- **Goal of the exercise**: Give again, word for word, every line in the entries below from the line with "A triangular pane of glass is modelled as triangle EDF, ∠E" up to and including the line with "A triangular roof truss has the shape of triangle STR, TR", and no other line.
*-*-*
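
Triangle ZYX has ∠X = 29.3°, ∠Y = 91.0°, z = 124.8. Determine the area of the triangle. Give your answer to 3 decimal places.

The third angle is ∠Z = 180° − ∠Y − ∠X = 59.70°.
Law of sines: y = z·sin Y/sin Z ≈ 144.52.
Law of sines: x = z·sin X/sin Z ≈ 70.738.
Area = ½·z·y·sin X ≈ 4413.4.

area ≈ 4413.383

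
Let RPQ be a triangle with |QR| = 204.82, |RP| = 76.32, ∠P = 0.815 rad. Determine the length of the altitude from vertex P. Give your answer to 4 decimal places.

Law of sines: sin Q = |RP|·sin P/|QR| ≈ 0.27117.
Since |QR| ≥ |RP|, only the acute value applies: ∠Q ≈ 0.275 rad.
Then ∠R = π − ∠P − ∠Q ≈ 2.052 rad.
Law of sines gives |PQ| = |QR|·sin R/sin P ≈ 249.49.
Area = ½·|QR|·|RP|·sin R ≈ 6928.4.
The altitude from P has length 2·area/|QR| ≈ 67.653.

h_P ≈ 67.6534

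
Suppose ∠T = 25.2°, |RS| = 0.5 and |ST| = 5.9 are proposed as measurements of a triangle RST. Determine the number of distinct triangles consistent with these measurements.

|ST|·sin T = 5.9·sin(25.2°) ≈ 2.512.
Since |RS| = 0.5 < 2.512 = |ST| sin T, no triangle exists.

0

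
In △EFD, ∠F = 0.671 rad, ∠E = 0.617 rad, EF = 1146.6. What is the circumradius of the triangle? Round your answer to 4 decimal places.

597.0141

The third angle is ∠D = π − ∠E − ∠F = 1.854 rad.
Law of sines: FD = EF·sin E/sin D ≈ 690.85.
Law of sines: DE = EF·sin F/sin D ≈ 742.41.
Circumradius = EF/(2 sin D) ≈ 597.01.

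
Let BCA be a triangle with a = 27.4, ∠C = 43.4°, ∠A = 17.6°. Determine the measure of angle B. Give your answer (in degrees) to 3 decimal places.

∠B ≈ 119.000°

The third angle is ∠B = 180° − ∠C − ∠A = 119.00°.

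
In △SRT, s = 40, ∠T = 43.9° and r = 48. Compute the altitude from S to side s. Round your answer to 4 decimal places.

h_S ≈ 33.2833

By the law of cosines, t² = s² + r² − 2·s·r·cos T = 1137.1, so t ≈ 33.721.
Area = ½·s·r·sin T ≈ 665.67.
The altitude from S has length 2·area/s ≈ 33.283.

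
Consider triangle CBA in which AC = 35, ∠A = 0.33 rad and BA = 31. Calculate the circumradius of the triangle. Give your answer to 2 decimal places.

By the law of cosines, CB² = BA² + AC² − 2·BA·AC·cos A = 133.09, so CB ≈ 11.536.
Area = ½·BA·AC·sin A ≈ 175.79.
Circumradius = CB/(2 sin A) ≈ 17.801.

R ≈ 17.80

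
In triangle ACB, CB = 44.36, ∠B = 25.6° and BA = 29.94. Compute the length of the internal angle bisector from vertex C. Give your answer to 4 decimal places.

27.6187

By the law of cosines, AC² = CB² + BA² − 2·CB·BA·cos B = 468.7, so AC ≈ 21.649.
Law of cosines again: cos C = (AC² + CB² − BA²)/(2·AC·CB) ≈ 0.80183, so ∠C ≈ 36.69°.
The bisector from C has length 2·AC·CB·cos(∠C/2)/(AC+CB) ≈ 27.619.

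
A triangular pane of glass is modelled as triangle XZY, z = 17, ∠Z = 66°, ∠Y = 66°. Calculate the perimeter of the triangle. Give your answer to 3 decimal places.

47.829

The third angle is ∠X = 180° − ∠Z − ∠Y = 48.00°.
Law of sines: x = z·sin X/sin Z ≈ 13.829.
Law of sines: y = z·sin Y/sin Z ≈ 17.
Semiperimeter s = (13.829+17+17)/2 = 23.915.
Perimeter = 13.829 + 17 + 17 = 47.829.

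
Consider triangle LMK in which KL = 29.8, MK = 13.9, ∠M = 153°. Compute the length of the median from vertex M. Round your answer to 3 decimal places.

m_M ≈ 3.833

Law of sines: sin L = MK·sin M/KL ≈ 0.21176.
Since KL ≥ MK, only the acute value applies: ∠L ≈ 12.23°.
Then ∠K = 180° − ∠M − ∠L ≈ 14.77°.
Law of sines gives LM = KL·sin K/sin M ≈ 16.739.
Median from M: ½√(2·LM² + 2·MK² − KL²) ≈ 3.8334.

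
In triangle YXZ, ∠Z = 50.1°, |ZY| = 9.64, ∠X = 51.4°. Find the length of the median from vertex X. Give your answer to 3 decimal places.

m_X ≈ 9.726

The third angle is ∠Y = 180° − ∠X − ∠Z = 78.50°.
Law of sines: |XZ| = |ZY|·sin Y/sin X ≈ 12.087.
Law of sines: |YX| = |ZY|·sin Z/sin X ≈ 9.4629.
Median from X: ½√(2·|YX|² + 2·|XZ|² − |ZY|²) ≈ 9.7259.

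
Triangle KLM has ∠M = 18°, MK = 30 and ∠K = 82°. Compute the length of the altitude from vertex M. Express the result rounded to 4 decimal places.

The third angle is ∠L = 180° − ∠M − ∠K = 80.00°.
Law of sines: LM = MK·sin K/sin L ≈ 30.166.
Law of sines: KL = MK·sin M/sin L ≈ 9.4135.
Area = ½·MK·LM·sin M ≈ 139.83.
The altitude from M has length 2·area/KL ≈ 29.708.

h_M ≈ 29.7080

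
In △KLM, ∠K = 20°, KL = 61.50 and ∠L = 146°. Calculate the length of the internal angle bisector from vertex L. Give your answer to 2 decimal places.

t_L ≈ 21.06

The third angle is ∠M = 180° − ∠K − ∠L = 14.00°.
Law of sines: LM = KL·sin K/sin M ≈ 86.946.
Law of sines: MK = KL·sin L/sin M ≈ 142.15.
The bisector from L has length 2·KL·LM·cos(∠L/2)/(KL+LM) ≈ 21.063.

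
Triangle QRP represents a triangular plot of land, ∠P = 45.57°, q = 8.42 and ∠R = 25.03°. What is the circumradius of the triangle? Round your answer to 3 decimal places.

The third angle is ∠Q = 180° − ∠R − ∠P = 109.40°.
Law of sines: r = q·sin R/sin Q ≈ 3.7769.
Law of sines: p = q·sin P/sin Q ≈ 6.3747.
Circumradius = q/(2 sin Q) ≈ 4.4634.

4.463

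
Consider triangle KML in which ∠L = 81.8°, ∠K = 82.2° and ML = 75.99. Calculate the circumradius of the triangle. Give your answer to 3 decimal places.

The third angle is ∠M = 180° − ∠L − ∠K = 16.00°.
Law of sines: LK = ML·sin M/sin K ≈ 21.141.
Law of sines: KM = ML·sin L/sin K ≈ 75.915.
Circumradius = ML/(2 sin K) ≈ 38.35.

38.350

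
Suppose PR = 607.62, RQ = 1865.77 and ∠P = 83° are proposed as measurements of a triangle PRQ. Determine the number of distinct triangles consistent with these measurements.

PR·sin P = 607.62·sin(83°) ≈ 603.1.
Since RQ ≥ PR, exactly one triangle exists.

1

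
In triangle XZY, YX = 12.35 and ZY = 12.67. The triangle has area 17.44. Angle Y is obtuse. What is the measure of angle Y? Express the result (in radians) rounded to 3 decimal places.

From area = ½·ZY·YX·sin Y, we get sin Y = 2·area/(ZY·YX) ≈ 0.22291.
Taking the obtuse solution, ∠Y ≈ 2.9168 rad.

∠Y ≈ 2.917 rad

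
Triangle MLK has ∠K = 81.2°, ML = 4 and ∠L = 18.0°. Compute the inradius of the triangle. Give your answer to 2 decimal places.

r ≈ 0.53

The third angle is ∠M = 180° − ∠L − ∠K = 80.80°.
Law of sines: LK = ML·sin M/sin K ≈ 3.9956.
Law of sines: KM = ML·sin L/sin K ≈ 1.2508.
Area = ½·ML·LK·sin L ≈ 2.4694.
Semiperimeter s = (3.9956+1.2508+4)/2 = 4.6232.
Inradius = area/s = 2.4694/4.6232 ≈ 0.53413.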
*-*-*
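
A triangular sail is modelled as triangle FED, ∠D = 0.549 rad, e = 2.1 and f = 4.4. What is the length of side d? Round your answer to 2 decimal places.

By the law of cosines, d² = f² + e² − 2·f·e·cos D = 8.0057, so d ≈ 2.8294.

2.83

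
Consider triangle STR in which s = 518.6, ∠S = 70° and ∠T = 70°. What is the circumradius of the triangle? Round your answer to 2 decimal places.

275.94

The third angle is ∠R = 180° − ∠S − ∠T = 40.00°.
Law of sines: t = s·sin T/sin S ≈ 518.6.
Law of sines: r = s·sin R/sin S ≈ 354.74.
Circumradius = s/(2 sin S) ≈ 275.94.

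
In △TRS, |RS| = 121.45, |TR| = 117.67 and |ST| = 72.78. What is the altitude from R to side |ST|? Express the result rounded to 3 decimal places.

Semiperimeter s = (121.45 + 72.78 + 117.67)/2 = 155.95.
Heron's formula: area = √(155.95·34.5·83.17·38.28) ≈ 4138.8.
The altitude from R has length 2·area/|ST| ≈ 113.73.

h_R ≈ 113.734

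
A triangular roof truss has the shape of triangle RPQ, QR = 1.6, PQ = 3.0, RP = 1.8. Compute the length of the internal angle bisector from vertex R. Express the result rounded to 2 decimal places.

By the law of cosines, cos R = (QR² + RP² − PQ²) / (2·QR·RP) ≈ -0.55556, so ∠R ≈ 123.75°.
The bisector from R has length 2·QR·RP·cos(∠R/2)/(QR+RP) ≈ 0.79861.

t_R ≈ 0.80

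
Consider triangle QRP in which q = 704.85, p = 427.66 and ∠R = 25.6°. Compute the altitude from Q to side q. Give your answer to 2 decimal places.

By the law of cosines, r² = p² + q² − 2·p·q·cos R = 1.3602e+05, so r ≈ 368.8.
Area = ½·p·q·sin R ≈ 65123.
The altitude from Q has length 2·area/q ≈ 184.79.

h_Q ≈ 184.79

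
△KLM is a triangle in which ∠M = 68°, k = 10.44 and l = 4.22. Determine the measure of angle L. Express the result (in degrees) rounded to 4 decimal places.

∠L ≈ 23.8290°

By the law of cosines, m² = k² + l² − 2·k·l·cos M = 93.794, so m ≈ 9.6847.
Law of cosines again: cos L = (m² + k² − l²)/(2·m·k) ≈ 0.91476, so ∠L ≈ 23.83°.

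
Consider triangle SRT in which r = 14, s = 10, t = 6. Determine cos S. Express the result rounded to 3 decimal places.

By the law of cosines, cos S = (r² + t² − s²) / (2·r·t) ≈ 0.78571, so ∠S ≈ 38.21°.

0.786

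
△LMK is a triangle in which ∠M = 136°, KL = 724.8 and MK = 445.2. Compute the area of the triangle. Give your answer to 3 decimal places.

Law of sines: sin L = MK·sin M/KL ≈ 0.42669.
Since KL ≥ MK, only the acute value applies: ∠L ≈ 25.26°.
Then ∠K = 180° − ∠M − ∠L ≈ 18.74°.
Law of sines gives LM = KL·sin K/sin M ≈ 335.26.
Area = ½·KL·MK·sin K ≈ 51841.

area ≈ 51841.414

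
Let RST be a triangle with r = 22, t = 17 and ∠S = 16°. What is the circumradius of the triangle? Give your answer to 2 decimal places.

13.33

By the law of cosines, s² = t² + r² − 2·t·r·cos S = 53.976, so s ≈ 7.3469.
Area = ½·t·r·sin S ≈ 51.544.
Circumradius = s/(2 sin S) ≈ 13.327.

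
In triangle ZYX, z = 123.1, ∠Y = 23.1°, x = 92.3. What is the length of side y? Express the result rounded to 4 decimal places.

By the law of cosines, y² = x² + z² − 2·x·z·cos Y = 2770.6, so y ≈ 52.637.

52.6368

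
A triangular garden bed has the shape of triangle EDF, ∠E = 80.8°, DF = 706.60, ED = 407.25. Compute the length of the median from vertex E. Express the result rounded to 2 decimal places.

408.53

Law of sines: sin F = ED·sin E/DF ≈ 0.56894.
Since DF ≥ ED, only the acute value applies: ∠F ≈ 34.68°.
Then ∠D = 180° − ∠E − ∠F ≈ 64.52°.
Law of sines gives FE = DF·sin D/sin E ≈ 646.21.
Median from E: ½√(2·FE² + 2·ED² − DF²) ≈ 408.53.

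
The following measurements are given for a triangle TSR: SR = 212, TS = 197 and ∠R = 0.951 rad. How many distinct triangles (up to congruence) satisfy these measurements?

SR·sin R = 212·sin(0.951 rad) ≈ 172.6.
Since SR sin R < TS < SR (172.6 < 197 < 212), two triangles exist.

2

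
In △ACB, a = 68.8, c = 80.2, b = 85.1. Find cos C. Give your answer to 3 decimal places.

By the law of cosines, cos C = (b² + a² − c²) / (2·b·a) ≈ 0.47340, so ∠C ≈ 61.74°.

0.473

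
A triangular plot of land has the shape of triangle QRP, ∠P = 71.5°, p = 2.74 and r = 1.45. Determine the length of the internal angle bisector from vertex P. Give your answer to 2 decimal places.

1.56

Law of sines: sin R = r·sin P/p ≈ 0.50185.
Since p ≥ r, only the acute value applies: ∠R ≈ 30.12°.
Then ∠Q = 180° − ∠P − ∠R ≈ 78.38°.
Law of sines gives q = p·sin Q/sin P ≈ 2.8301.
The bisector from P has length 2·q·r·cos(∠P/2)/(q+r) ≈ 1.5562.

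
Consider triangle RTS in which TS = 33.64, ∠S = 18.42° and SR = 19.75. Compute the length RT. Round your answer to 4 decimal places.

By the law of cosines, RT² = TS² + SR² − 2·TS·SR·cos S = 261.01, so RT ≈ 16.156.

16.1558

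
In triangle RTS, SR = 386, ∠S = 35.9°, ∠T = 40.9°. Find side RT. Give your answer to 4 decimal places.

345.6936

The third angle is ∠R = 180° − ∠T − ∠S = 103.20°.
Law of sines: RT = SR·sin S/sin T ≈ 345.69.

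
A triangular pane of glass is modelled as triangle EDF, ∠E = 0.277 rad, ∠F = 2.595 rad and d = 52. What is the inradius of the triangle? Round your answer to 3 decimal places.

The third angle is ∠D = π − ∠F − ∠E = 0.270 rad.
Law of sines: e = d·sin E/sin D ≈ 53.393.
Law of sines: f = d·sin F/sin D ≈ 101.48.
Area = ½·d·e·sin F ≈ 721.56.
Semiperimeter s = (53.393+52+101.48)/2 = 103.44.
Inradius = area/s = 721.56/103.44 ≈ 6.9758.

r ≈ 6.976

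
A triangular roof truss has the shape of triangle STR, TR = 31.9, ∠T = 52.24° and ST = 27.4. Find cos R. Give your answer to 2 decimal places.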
*-*-*
- **Written answer**:
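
A triangular pane of glass is modelled as triangle EDF, ∠E = 0.277 rad, ∠F = 2.595 rad and d = 52. What is the inradius of the triangle? Round your answer to 3 decimal places.

The third angle is ∠D = π − ∠F − ∠E = 0.270 rad.
Law of sines: e = d·sin E/sin D ≈ 53.393.
Law of sines: f = d·sin F/sin D ≈ 101.48.
Area = ½·d·e·sin F ≈ 721.56.
Semiperimeter s = (53.393+52+101.48)/2 = 103.44.
Inradius = area/s = 721.56/103.44 ≈ 6.9758.

r ≈ 6.976

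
A triangular roof truss has the shape of triangle STR, TR = 31.9, ∠T = 52.24° and ST = 27.4. Find cos R. Give your answer to 2 decimal places.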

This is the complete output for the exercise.